Copy out the entries below exactly as they stand, but only from the line containing "Identify every design" through the line containing "- Candidate 3: 5′-GGTCGTTTCGTAACAAATCTAACTT-3′".

------ RECORD EXTRACTS

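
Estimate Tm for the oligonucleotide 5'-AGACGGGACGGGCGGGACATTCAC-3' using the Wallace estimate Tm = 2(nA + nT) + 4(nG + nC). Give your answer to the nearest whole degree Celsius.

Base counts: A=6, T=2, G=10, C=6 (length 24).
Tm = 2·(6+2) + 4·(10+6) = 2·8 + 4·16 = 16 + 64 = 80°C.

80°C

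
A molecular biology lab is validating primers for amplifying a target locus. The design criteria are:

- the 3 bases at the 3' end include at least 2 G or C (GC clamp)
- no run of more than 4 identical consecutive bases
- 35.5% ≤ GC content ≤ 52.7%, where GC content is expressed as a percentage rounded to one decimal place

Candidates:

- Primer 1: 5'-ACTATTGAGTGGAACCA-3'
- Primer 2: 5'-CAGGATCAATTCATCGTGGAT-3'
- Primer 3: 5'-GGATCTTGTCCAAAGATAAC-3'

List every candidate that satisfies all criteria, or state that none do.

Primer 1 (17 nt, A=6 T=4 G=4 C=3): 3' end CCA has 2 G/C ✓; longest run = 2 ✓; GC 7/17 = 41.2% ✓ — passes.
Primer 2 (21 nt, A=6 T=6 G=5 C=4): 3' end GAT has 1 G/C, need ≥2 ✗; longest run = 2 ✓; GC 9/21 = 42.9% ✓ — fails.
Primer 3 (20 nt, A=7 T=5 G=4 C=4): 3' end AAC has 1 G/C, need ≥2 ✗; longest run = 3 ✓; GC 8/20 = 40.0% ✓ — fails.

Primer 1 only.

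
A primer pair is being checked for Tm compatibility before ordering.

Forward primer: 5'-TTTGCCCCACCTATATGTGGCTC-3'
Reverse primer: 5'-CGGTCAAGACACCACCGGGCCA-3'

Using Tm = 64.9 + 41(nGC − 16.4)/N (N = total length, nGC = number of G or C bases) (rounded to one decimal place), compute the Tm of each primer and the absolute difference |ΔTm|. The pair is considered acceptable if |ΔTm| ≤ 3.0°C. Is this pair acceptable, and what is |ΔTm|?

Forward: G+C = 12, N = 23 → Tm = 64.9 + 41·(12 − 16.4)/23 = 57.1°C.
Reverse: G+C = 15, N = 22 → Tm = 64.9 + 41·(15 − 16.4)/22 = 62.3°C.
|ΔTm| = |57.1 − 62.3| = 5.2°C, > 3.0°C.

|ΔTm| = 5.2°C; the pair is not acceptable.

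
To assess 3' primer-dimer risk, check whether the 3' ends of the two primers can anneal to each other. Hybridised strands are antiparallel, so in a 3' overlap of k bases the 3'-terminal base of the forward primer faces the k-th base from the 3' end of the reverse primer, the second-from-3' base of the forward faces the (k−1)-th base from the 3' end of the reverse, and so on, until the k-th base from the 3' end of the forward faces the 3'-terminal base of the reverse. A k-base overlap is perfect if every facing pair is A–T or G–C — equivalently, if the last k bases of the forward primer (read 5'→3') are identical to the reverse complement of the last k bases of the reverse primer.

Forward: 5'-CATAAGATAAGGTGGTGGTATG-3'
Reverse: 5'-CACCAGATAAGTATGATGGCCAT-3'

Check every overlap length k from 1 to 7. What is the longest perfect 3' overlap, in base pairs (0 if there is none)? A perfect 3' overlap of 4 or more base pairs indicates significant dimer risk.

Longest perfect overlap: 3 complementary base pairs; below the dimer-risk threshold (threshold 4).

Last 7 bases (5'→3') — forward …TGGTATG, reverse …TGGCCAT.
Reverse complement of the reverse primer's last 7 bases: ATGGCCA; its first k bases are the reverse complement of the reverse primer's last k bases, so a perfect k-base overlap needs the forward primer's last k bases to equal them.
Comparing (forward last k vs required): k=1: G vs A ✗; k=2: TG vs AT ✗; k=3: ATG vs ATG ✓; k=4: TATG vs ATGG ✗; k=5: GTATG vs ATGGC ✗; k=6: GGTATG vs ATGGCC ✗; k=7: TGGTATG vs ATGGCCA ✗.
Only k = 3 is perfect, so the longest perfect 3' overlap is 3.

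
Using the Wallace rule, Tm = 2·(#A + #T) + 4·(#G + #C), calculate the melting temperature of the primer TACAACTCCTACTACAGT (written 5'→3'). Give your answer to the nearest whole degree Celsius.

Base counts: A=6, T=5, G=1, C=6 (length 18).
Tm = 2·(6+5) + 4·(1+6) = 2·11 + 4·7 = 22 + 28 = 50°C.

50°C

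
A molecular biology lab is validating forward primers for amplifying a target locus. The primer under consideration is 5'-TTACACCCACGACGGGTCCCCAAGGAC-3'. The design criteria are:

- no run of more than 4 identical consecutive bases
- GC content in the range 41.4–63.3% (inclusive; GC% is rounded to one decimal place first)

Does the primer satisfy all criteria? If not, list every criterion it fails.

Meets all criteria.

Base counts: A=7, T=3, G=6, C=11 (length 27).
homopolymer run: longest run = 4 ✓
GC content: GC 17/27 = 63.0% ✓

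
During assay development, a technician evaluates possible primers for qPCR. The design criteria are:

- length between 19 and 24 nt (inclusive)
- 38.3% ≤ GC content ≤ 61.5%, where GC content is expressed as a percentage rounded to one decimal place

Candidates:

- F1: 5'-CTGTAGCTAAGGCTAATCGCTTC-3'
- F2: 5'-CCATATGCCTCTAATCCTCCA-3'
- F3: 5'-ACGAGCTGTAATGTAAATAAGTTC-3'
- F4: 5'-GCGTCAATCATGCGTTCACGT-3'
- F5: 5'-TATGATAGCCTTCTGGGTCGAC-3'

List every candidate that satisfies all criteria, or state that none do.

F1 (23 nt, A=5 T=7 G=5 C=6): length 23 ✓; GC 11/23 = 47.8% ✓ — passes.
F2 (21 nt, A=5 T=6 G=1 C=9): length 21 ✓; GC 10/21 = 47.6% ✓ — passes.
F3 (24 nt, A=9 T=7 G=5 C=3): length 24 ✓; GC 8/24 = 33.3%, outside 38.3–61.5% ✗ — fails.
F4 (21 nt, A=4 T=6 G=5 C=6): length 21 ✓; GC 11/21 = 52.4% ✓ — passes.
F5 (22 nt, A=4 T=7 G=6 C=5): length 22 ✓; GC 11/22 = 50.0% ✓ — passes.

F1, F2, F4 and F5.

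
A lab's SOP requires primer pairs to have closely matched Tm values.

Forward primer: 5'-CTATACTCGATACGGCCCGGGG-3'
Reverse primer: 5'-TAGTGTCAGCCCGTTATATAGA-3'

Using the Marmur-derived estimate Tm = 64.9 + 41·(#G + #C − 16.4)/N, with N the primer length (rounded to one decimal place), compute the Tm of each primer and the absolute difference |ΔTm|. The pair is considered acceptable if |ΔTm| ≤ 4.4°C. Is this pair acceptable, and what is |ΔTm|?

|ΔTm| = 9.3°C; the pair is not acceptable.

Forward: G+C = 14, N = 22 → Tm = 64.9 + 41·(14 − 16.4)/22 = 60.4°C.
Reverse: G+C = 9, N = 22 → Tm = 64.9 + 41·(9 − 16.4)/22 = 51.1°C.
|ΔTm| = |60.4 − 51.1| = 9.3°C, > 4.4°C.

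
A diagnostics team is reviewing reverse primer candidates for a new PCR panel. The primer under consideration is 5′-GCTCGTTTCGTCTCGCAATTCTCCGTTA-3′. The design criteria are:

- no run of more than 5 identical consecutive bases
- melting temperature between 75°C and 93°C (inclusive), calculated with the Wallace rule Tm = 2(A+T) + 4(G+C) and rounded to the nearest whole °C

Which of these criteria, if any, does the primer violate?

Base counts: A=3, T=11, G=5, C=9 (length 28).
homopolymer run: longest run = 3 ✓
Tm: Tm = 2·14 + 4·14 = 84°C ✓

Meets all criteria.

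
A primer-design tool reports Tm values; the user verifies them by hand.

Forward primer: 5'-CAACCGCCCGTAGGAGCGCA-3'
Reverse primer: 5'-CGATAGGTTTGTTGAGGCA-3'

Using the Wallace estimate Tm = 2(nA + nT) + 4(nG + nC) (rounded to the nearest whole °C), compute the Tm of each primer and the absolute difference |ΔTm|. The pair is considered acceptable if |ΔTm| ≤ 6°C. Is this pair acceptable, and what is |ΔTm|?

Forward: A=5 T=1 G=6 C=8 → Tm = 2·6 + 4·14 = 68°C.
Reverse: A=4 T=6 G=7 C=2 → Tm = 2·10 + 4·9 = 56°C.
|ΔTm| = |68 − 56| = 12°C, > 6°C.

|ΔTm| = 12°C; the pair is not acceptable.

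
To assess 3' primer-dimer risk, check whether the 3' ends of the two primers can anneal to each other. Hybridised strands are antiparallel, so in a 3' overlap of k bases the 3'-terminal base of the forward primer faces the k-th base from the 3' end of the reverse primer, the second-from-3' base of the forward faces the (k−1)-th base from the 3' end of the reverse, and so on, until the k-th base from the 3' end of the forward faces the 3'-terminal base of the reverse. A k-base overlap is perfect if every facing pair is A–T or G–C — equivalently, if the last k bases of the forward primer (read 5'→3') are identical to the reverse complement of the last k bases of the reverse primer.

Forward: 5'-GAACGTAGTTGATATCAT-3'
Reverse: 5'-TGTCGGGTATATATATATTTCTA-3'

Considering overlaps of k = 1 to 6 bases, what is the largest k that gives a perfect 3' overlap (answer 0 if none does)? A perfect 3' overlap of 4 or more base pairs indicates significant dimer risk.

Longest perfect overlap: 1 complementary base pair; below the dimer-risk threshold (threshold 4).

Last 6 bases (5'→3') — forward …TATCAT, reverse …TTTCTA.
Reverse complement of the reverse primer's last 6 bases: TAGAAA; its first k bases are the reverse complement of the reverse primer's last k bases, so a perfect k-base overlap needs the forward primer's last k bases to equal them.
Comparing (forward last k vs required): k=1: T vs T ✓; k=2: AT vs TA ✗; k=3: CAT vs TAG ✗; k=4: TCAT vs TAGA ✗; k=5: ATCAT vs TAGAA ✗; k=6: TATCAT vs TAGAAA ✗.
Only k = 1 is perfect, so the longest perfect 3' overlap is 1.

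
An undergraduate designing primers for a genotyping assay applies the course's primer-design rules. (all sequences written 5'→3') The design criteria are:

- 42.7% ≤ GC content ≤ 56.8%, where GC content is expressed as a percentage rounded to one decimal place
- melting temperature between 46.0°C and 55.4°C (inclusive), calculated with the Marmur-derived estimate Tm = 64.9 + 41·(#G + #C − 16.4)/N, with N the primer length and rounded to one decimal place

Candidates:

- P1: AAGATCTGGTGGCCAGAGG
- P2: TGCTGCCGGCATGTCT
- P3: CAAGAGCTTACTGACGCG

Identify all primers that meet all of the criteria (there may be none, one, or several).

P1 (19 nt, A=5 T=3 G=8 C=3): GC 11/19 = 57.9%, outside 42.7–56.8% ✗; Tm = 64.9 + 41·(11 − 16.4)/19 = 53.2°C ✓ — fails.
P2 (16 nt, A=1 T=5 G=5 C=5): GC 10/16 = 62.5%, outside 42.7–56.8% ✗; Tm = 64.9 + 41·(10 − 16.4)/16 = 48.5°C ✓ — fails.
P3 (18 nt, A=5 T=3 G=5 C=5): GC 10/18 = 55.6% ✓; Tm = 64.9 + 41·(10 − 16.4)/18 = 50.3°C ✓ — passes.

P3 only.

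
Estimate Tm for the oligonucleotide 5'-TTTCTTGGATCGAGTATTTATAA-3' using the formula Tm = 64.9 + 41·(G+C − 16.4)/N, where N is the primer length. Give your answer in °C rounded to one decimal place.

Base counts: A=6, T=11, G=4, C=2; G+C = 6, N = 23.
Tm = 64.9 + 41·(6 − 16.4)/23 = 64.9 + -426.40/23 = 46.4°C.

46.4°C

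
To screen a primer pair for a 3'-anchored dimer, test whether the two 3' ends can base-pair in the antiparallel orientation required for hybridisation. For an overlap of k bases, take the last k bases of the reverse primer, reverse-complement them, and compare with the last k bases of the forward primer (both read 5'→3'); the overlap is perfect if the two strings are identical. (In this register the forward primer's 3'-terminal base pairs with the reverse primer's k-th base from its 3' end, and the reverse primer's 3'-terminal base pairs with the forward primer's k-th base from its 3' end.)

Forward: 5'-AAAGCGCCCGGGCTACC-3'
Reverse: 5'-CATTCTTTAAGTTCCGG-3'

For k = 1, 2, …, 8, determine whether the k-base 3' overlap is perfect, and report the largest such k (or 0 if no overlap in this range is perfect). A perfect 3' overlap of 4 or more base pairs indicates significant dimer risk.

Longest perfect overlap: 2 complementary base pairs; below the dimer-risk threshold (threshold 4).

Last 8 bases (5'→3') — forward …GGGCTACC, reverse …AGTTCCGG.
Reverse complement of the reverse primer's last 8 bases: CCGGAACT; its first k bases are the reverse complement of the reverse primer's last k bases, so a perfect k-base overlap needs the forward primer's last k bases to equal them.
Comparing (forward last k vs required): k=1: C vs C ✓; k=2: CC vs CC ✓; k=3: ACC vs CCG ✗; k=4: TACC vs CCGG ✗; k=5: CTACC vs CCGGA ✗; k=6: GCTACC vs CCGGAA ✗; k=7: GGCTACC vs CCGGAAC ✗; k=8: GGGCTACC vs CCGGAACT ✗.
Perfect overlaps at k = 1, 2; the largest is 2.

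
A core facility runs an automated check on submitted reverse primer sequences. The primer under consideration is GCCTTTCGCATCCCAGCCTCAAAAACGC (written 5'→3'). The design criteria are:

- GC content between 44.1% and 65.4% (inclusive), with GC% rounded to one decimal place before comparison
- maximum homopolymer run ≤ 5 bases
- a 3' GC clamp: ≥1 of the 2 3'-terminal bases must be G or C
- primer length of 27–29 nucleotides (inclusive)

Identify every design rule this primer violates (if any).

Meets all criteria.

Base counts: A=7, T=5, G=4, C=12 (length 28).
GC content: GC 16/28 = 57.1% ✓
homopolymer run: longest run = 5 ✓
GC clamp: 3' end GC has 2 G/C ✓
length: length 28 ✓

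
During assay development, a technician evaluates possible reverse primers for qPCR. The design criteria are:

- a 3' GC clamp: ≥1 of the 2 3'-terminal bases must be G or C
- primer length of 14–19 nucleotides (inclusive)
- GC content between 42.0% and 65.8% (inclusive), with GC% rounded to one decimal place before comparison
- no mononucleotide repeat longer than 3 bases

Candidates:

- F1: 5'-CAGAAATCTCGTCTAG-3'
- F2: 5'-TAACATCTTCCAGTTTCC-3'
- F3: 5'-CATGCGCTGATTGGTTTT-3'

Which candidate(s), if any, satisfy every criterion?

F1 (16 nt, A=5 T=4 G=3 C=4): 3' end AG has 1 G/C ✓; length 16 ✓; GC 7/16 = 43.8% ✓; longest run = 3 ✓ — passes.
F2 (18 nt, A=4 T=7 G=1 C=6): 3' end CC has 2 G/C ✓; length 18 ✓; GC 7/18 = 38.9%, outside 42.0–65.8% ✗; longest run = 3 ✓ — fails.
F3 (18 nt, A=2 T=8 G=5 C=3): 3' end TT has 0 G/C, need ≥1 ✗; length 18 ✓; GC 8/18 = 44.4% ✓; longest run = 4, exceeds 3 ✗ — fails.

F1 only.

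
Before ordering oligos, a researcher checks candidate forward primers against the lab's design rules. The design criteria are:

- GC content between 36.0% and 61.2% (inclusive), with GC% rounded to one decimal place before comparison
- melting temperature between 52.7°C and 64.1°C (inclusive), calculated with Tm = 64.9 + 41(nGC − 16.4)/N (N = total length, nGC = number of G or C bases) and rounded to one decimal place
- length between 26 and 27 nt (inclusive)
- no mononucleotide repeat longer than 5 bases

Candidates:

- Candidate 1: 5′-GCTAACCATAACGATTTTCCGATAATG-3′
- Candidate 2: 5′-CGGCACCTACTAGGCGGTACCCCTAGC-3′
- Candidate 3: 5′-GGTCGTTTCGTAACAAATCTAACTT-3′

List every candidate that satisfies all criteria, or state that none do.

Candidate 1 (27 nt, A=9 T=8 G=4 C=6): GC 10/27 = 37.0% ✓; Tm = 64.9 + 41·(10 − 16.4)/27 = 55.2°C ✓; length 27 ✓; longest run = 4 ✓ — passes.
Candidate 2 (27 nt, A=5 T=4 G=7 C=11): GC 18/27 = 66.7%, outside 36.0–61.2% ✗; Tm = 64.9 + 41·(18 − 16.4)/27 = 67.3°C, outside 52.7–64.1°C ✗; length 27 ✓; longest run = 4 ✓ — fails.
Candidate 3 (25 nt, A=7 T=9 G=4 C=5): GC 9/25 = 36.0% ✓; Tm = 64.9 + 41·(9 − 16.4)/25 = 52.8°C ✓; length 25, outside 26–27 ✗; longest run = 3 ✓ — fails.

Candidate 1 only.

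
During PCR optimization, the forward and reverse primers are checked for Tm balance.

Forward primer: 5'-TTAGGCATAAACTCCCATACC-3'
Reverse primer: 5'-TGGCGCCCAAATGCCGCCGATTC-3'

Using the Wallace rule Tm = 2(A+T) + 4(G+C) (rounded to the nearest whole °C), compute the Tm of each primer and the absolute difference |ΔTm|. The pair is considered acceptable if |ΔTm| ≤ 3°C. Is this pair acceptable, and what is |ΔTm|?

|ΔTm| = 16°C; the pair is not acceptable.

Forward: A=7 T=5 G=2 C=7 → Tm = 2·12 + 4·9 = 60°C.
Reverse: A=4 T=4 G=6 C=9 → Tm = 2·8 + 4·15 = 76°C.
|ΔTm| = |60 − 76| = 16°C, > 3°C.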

------------

EXERCISE RESULT |
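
Identify every design rule this primer violates (if any).

Meets all criteria.

Base counts: A=7, T=5, G=4, C=12 (length 28).
GC content: GC 16/28 = 57.1% ✓
homopolymer run: longest run = 5 ✓
GC clamp: 3' end GC has 2 G/C ✓
length: length 28 ✓

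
During assay development, a technician evaluates possible reverse primers for qPCR. The design criteria are:

- a 3' GC clamp: ≥1 of the 2 3'-terminal bases must be G or C
- primer length of 14–19 nucleotides (inclusive)
- GC content between 42.0% and 65.8% (inclusive), with GC% rounded to one decimal place before comparison
- no mononucleotide repeat longer than 3 bases

Candidates:

- F1: 5'-CAGAAATCTCGTCTAG-3'
- F2: 5'-TAACATCTTCCAGTTTCC-3'
- F3: 5'-CATGCGCTGATTGGTTTT-3'

Which candidate(s), if any, satisfy every criterion?

F1 (16 nt, A=5 T=4 G=3 C=4): 3' end AG has 1 G/C ✓; length 16 ✓; GC 7/16 = 43.8% ✓; longest run = 3 ✓ — passes.
F2 (18 nt, A=4 T=7 G=1 C=6): 3' end CC has 2 G/C ✓; length 18 ✓; GC 7/18 = 38.9%, outside 42.0–65.8% ✗; longest run = 3 ✓ — fails.
F3 (18 nt, A=2 T=8 G=5 C=3): 3' end TT has 0 G/C, need ≥1 ✗; length 18 ✓; GC 8/18 = 44.4% ✓; longest run = 4, exceeds 3 ✗ — fails.

F1 only.

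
Before ordering oligos, a researcher checks candidate forward primers against the lab's design rules. The design criteria are:

- GC content between 36.0% and 61.2% (inclusive), with GC% rounded to one decimal place before comparison
- melting temperature between 52.7°C and 64.1°C (inclusive), calculated with Tm = 64.9 + 41(nGC − 16.4)/N (N = total length, nGC = number of G or C bases) and rounded to one decimal place
- length between 26 and 27 nt (inclusive)
- no mononucleotide repeat longer than 5 bases

Candidates:

- Candidate 1: 5′-GCTAACCATAACGATTTTCCGATAATG-3′
- Candidate 2: 5′-CGGCACCTACTAGGCGGTACCCCTAGC-3′
- Candidate 3: 5′-GGTCGTTTCGTAACAAATCTAACTT-3′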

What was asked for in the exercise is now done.